What follows is a set of entries; retype all of them exactly.

=== ENTRIES SHOWN ===

_ _ _

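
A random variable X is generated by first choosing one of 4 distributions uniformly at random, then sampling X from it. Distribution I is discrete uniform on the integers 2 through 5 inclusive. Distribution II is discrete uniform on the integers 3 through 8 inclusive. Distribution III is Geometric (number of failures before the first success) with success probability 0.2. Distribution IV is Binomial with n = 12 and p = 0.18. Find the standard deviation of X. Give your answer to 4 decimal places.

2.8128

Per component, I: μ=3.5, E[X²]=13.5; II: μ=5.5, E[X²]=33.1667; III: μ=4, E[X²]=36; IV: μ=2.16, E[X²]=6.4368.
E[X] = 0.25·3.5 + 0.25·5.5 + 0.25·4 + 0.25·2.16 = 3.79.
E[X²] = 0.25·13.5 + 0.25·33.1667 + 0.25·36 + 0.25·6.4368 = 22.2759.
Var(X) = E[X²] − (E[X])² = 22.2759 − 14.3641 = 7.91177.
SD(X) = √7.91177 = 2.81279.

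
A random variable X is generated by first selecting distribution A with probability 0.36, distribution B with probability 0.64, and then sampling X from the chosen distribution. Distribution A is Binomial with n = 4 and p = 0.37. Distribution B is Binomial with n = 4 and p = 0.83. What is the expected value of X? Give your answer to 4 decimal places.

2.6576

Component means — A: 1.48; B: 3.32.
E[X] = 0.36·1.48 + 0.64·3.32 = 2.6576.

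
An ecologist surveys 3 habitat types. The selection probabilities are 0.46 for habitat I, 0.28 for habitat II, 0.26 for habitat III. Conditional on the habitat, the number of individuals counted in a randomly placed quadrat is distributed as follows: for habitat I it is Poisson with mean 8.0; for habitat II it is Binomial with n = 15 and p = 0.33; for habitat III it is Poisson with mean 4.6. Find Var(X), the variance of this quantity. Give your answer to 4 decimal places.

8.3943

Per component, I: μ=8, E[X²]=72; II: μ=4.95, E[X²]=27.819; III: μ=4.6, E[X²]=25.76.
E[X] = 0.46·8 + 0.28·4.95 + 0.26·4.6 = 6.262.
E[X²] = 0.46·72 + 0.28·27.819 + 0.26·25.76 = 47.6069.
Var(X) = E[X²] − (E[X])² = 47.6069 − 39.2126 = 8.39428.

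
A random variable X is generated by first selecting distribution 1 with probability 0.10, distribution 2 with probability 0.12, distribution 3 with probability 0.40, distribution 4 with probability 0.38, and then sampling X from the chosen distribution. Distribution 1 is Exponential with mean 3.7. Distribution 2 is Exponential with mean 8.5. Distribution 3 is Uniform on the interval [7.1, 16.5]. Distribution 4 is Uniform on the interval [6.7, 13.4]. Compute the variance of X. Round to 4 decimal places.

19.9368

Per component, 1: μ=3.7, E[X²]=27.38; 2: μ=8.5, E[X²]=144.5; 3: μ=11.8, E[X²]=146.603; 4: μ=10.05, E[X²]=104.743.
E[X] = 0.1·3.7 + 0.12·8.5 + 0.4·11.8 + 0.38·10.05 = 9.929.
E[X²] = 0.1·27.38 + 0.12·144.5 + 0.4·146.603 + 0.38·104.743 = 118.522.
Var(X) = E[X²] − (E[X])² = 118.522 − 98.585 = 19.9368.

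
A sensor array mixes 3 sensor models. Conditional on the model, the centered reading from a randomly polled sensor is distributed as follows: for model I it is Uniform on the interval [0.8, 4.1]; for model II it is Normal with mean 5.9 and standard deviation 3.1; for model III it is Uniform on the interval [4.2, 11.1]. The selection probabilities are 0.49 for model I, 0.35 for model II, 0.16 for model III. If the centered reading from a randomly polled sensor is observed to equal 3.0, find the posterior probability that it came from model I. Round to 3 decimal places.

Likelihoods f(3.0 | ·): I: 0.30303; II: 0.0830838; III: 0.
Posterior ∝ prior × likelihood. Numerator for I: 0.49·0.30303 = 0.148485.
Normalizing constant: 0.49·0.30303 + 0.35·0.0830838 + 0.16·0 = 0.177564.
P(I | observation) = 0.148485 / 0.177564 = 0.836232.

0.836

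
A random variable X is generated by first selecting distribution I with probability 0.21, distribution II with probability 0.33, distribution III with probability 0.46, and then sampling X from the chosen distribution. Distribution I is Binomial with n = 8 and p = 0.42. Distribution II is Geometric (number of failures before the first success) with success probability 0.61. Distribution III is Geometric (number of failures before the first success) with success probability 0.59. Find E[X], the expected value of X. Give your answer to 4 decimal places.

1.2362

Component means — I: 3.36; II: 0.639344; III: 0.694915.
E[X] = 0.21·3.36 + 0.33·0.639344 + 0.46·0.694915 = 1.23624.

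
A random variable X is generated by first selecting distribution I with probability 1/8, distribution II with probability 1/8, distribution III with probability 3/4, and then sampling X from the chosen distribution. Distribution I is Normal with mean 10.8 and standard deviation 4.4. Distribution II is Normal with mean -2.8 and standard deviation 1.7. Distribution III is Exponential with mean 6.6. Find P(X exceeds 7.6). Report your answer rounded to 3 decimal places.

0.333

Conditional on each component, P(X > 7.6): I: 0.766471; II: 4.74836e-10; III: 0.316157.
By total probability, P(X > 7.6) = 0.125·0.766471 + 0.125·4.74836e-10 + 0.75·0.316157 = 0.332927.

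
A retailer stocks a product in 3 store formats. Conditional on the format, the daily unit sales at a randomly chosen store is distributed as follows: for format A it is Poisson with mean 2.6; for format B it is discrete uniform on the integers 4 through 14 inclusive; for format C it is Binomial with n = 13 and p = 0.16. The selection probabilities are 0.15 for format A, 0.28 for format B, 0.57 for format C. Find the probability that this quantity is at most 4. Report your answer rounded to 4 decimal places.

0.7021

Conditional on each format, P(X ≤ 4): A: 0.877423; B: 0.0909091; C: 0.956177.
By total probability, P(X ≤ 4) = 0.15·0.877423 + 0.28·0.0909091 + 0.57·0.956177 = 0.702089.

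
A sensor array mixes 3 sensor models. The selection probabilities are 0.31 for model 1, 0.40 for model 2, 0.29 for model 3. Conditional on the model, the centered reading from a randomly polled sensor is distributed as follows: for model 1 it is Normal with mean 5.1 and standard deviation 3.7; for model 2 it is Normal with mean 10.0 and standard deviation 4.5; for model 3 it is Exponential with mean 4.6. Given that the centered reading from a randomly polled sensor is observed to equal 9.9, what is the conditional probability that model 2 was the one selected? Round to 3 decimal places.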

_ _ _

=== WRITTEN RESPONSE ===
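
A random variable X is generated by first choosing one of 4 distributions uniformly at random, then sampling X from it. Distribution I is discrete uniform on the integers 2 through 5 inclusive. Distribution II is discrete uniform on the integers 3 through 8 inclusive. Distribution III is Geometric (number of failures before the first success) with success probability 0.2. Distribution IV is Binomial with n = 12 and p = 0.18. Find the standard deviation of X. Give your answer to 4 decimal places.

2.8128

Per component, I: μ=3.5, E[X²]=13.5; II: μ=5.5, E[X²]=33.1667; III: μ=4, E[X²]=36; IV: μ=2.16, E[X²]=6.4368.
E[X] = 0.25·3.5 + 0.25·5.5 + 0.25·4 + 0.25·2.16 = 3.79.
E[X²] = 0.25·13.5 + 0.25·33.1667 + 0.25·36 + 0.25·6.4368 = 22.2759.
Var(X) = E[X²] − (E[X])² = 22.2759 − 14.3641 = 7.91177.
SD(X) = √7.91177 = 2.81279.

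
A random variable X is generated by first selecting distribution A with probability 0.36, distribution B with probability 0.64, and then sampling X from the chosen distribution. Distribution A is Binomial with n = 4 and p = 0.37. Distribution B is Binomial with n = 4 and p = 0.83. What is the expected value of X? Give your answer to 4 decimal places.

2.6576

Component means — A: 1.48; B: 3.32.
E[X] = 0.36·1.48 + 0.64·3.32 = 2.6576.

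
An ecologist surveys 3 habitat types. The selection probabilities are 0.46 for habitat I, 0.28 for habitat II, 0.26 for habitat III. Conditional on the habitat, the number of individuals counted in a randomly placed quadrat is distributed as follows: for habitat I it is Poisson with mean 8.0; for habitat II it is Binomial with n = 15 and p = 0.33; for habitat III it is Poisson with mean 4.6. Find Var(X), the variance of this quantity. Give your answer to 4 decimal places.

8.3943

Per component, I: μ=8, E[X²]=72; II: μ=4.95, E[X²]=27.819; III: μ=4.6, E[X²]=25.76.
E[X] = 0.46·8 + 0.28·4.95 + 0.26·4.6 = 6.262.
E[X²] = 0.46·72 + 0.28·27.819 + 0.26·25.76 = 47.6069.
Var(X) = E[X²] − (E[X])² = 47.6069 − 39.2126 = 8.39428.

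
A random variable X is generated by first selecting distribution 1 with probability 0.10, distribution 2 with probability 0.12, distribution 3 with probability 0.40, distribution 4 with probability 0.38, and then sampling X from the chosen distribution. Distribution 1 is Exponential with mean 3.7. Distribution 2 is Exponential with mean 8.5. Distribution 3 is Uniform on the interval [7.1, 16.5]. Distribution 4 is Uniform on the interval [6.7, 13.4]. Compute the variance of X. Round to 4 decimal places.

19.9368

Per component, 1: μ=3.7, E[X²]=27.38; 2: μ=8.5, E[X²]=144.5; 3: μ=11.8, E[X²]=146.603; 4: μ=10.05, E[X²]=104.743.
E[X] = 0.1·3.7 + 0.12·8.5 + 0.4·11.8 + 0.38·10.05 = 9.929.
E[X²] = 0.1·27.38 + 0.12·144.5 + 0.4·146.603 + 0.38·104.743 = 118.522.
Var(X) = E[X²] − (E[X])² = 118.522 − 98.585 = 19.9368.

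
A sensor array mixes 3 sensor models. Conditional on the model, the centered reading from a randomly polled sensor is distributed as follows: for model I it is Uniform on the interval [0.8, 4.1]; for model II it is Normal with mean 5.9 and standard deviation 3.1; for model III it is Uniform on the interval [4.2, 11.1]. The selection probabilities are 0.49 for model I, 0.35 for model II, 0.16 for model III. If the centered reading from a randomly polled sensor is observed to equal 3.0, find the posterior probability that it came from model I. Round to 3 decimal places.

Likelihoods f(3.0 | ·): I: 0.30303; II: 0.0830838; III: 0.
Posterior ∝ prior × likelihood. Numerator for I: 0.49·0.30303 = 0.148485.
Normalizing constant: 0.49·0.30303 + 0.35·0.0830838 + 0.16·0 = 0.177564.
P(I | observation) = 0.148485 / 0.177564 = 0.836232.

0.836

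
A random variable X is generated by first selecting distribution I with probability 0.21, distribution II with probability 0.33, distribution III with probability 0.46, and then sampling X from the chosen distribution. Distribution I is Binomial with n = 8 and p = 0.42. Distribution II is Geometric (number of failures before the first success) with success probability 0.61. Distribution III is Geometric (number of failures before the first success) with success probability 0.59. Find E[X], the expected value of X. Give your answer to 4 decimal places.

1.2362

Component means — I: 3.36; II: 0.639344; III: 0.694915.
E[X] = 0.21·3.36 + 0.33·0.639344 + 0.46·0.694915 = 1.23624.

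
A random variable X is generated by first selecting distribution I with probability 1/8, distribution II with probability 1/8, distribution III with probability 3/4, and then sampling X from the chosen distribution. Distribution I is Normal with mean 10.8 and standard deviation 4.4. Distribution II is Normal with mean -2.8 and standard deviation 1.7. Distribution III is Exponential with mean 6.6. Find P(X exceeds 7.6). Report your answer rounded to 3 decimal places.

0.333

Conditional on each component, P(X > 7.6): I: 0.766471; II: 4.74836e-10; III: 0.316157.
By total probability, P(X > 7.6) = 0.125·0.766471 + 0.125·4.74836e-10 + 0.75·0.316157 = 0.332927.

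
A retailer stocks a product in 3 store formats. Conditional on the format, the daily unit sales at a randomly chosen store is distributed as follows: for format A it is Poisson with mean 2.6; for format B it is discrete uniform on the integers 4 through 14 inclusive; for format C it is Binomial with n = 13 and p = 0.16. The selection probabilities are 0.15 for format A, 0.28 for format B, 0.57 for format C. Find the probability that this quantity is at most 4. Report your answer rounded to 4 decimal places.

0.7021

Conditional on each format, P(X ≤ 4): A: 0.877423; B: 0.0909091; C: 0.956177.
By total probability, P(X ≤ 4) = 0.15·0.877423 + 0.28·0.0909091 + 0.57·0.956177 = 0.702089.

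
A sensor array mixes 3 sensor models. The selection probabilities are 0.31 for model 1, 0.40 for model 2, 0.29 for model 3. Conditional on the model, the centered reading from a randomly polled sensor is distributed as follows: for model 1 it is Normal with mean 5.1 and standard deviation 3.7; for model 2 it is Normal with mean 10.0 and standard deviation 4.5; for model 3 it is Exponential with mean 4.6. Given that the centered reading from a randomly polled sensor is observed to equal 9.9, what is the conditional probability that model 2 was the one selected? Round to 3 decimal places.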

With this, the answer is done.